*Goal of the exercise*:
Exactly the lines from the start of the data below through the line containing "5. turn_right(104.6°)" must be returned, and no others.
--- Data shown Enclosed Below ---
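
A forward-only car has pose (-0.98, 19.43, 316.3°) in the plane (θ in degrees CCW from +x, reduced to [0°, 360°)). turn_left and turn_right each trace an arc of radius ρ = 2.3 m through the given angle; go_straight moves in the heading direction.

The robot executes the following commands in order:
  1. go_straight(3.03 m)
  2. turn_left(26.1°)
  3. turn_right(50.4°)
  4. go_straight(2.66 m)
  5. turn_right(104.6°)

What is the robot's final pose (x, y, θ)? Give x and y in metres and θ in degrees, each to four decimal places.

(2.7014, 9.8676, 187.4000°)

set_pose: (x, y, θ) = (-0.9800, 19.4300, 316.3000°), ρ = 2.3
go_straight(3.03): x += 3.03·cos θ, y += 3.03·sin θ → (1.2106, 17.3366, 316.3000°)
turn_left(26.1°): centre at ρ to the left, rotate +26.1° → (2.1042, 16.8071, 342.4000°)
turn_right(50.4°): centre at ρ to the right, rotate −50.4° → (3.5412, 15.4764, 292.0000°)
go_straight(2.66): x += 2.66·cos θ, y += 2.66·sin θ → (4.5377, 13.0101, 292.0000°)
turn_right(104.6°): centre at ρ to the right, rotate −104.6° → (2.7014, 9.8676, 187.4000°)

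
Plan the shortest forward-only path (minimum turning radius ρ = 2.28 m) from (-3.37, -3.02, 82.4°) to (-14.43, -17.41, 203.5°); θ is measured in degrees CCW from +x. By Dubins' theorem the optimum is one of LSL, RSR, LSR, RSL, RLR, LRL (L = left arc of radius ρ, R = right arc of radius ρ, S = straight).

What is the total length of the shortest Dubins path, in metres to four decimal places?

Let ψ = atan2(Δy, Δx) = atan2(-14.39, -11.06) = -127.5455° be the start→goal bearing.
Normalize: d = |goal − start| / ρ = 18.149262/2.28 = 7.960202, α = (θ_start − ψ) mod 360° = 209.9455° = 3.664240 rad, β = (θ_goal − ψ) mod 360° = 331.0455° = 5.777834 rad.
Common terms: sin α = -0.499176, cos α = -0.866501, sin β = -0.484115, cos β = 0.875004, cos(α−β) = -0.516533, d² = 63.364824. Work in radians in the unit-radius frame; every candidate has L = ρ·(t + p + q).
LSL: p² = 2 + d² − 2cos(α−β) + 2d(sin α − sin β) = 66.158114; p = √p² = 8.133764; φ = atan2(cos β − cos α, d + sin α − sin β) = 0.215779 rad; t = (φ − α) mod 2π = 2.834724 rad, q = (β − φ) mod 2π = 5.562055 rad → L = 2.28·(2.834724 + 8.133764 + 5.562055) = 2.28·16.530543 = 37.689638 m
RSR: p² = 2 + d² − 2cos(α−β) + 2d(sin β − sin α) = 66.637666; p = √p² = 8.163190; φ = atan2(cos α − cos β, d − sin α + sin β) = -0.214989 rad; t = (α − φ) mod 2π = 3.879229 rad, q = (φ − β) mod 2π = 0.290363 rad → L = 2.28·(3.879229 + 8.163190 + 0.290363) = 2.28·12.332781 = 28.118741 m
LSR: p² = d² − 2 + 2cos(α−β) + 2d(sin α + sin β) = 44.677367; p = √p² = 6.684113; φ = atan2(−cos α − cos β, d + sin α + sin β) − atan2(−2, p) = 0.289519 rad; t = (φ − α) mod 2π = 2.908465 rad, q = (φ − β) mod 2π = 0.794871 rad → L = 2.28·(2.908465 + 6.684113 + 0.794871) = 2.28·10.387449 = 23.683383 m
RSL: p² = d² − 2 + 2cos(α−β) − 2d(sin α + sin β) = 75.986147; p = √p² = 8.717003; φ = atan2(cos α + cos β, d − sin α − sin β) − atan2(2, p) = -0.224582 rad; t = (α − φ) mod 2π = 3.888823 rad, q = (β − φ) mod 2π = 6.002416 rad → L = 2.28·(3.888823 + 8.717003 + 6.002416) = 2.28·18.608242 = 42.426792 m
RLR: c = (6 − d² + 2cos(α−β) + 2d(sin α − sin β))/8 = -7.329708, |c| > 1 → infeasible
LRL: c = (6 − d² + 2cos(α−β) − 2d(sin α − sin β))/8 = -7.269764, |c| > 1 → infeasible
Shortest: LSR with L = 23.683383 m ≈ 23.6834 m

23.6834 m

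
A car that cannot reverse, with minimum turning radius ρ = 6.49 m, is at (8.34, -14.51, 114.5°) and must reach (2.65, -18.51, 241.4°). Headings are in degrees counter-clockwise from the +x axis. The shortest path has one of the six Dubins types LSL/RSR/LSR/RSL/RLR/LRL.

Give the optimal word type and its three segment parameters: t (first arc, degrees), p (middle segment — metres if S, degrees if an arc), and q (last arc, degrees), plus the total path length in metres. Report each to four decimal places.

LRL: t = 12.2376°, p = 326.9669°, q = 81.6293°, L = 47.6686 m

Let ψ = atan2(Δy, Δx) = atan2(-4.00, -5.69) = -144.8933° be the start→goal bearing.
Normalize: d = |goal − start| / ρ = 6.955293/6.49 = 1.071694, α = (θ_start − ψ) mod 360° = 259.3933° = 4.527266 rad, β = (θ_goal − ψ) mod 360° = 26.2933° = 0.458904 rad.
Common terms: sin α = -0.982914, cos α = -0.184067, sin β = 0.442966, cos β = 0.896539, cos(α−β) = -0.600420, d² = 1.148528. Work in radians in the unit-radius frame; every candidate has L = ρ·(t + p + q).
LSL: p² = 2 + d² − 2cos(α−β) + 2d(sin α − sin β) = 1.293156; p = √p² = 1.137170; φ = atan2(cos β − cos α, d + sin α − sin β) = 1.887528 rad; t = (φ − α) mod 2π = 3.643447 rad, q = (β − φ) mod 2π = 4.854561 rad → L = 6.49·(3.643447 + 1.137170 + 4.854561) = 6.49·9.635178 = 62.532307 m
RSR: p² = 2 + d² − 2cos(α−β) + 2d(sin β − sin α) = 7.405580; p = √p² = 2.721320; φ = atan2(cos α − cos β, d − sin α + sin β) = -0.408343 rad; t = (α − φ) mod 2π = 4.935609 rad, q = (φ − β) mod 2π = 5.415939 rad → L = 6.49·(4.935609 + 2.721320 + 5.415939) = 6.49·13.072867 = 84.842909 m
LSR: p² = d² − 2 + 2cos(α−β) + 2d(sin α + sin β) = -3.209631 < 0 → infeasible
RSL: p² = d² − 2 + 2cos(α−β) − 2d(sin α + sin β) = -0.894995 < 0 → infeasible
RLR: c = (6 − d² + 2cos(α−β) + 2d(sin α − sin β))/8 = 0.074302; p = 2π − arccos c = 4.786760 rad; φ = atan2(cos α − cos β, d − sin α + sin β) = -0.408343 rad; t = (α − φ + p/2) mod 2π = 1.045804 rad, q = (α − β − t + p) mod 2π = 1.526133 rad → L = 6.49·(1.045804 + 4.786760 + 1.526133) = 6.49·7.358697 = 47.757945 m
LRL: c = (6 − d² + 2cos(α−β) − 2d(sin α − sin β))/8 = 0.838355; p = 2π − arccos c = 5.706648 rad; φ = atan2(cos β − cos α, d + sin α − sin β) = 1.887528 rad; t = (φ − α + p/2) mod 2π = 0.213586 rad, q = (β − α − t + p) mod 2π = 1.424700 rad → L = 6.49·(0.213586 + 5.706648 + 1.424700) = 6.49·7.344934 = 47.668624 m
Shortest: LRL with L = 47.668624 m ≈ 47.6686 m
Convert LRL to answer units (arcs ×180/π): t = 0.213586·180/π = 12.2376°, p = 5.706648·180/π = 326.9669°, q = 1.424700·180/π = 81.6293°, L = 47.6686 m.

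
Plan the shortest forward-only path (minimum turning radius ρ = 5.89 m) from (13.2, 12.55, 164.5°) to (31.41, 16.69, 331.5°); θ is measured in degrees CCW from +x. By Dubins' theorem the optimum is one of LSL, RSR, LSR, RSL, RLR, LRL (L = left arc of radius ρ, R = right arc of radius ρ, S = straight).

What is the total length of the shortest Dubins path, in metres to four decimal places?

Let ψ = atan2(Δy, Δx) = atan2(4.14, 18.21) = 12.8083° be the start→goal bearing.
Normalize: d = |goal − start| / ρ = 18.674681/5.89 = 3.170574, α = (θ_start − ψ) mod 360° = 151.6917° = 2.647519 rad, β = (θ_goal − ψ) mod 360° = 318.6917° = 5.562219 rad.
Common terms: sin α = 0.474216, cos α = -0.880408, sin β = -0.660111, cos β = 0.751168, cos(α−β) = -0.974370, d² = 10.052539. Work in radians in the unit-radius frame; every candidate has L = ρ·(t + p + q).
LSL: p² = 2 + d² − 2cos(α−β) + 2d(sin α − sin β) = 21.194218; p = √p² = 4.603718; φ = atan2(cos β − cos α, d + sin α − sin β) = 0.362277 rad; t = (φ − α) mod 2π = 3.997943 rad, q = (β − φ) mod 2π = 5.199942 rad → L = 5.89·(3.997943 + 4.603718 + 5.199942) = 5.89·13.801603 = 81.291442 m
RSR: p² = 2 + d² − 2cos(α−β) + 2d(sin β − sin α) = 6.808341; p = √p² = 2.609280; φ = atan2(cos α − cos β, d − sin α + sin β) = -0.675513 rad; t = (α − φ) mod 2π = 3.323032 rad, q = (φ − β) mod 2π = 0.045454 rad → L = 5.89·(3.323032 + 2.609280 + 0.045454) = 5.89·5.977765 = 35.209037 m
LSR: p² = d² − 2 + 2cos(α−β) + 2d(sin α + sin β) = 4.925014; p = √p² = 2.219237; φ = atan2(−cos α − cos β, d + sin α + sin β) − atan2(−2, p) = 0.776758 rad; t = (φ − α) mod 2π = 4.412424 rad, q = (φ − β) mod 2π = 1.497724 rad → L = 5.89·(4.412424 + 2.219237 + 1.497724) = 5.89·8.129386 = 47.882082 m
RSL: p² = d² − 2 + 2cos(α−β) − 2d(sin α + sin β) = 7.282585; p = √p² = 2.698626; φ = atan2(cos α + cos β, d − sin α − sin β) − atan2(2, p) = -0.676278 rad; t = (α − φ) mod 2π = 3.323797 rad, q = (β − φ) mod 2π = 6.238497 rad → L = 5.89·(3.323797 + 2.698626 + 6.238497) = 5.89·12.260920 = 72.216819 m
RLR: c = (6 − d² + 2cos(α−β) + 2d(sin α − sin β))/8 = 0.148957; p = 2π − arccos c = 4.861903 rad; φ = atan2(cos α − cos β, d − sin α + sin β) = -0.675513 rad; t = (α − φ + p/2) mod 2π = 5.753983 rad, q = (α − β − t + p) mod 2π = 2.476405 rad → L = 5.89·(5.753983 + 4.861903 + 2.476405) = 5.89·13.092291 = 77.113595 m
LRL: c = (6 − d² + 2cos(α−β) − 2d(sin α − sin β))/8 = -1.649277, |c| > 1 → infeasible
Shortest: RSR with L = 35.209037 m ≈ 35.2090 m

35.2090 m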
--- End of Enclosed Data shown ---
*Solution to this task*:
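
A forward-only car has pose (-0.98, 19.43, 316.3°) in the plane (θ in degrees CCW from +x, reduced to [0°, 360°)). turn_left and turn_right each trace an arc of radius ρ = 2.3 m through the given angle; go_straight moves in the heading direction.

The robot executes the following commands in order:
  1. go_straight(3.03 m)
  2. turn_left(26.1°)
  3. turn_right(50.4°)
  4. go_straight(2.66 m)
  5. turn_right(104.6°)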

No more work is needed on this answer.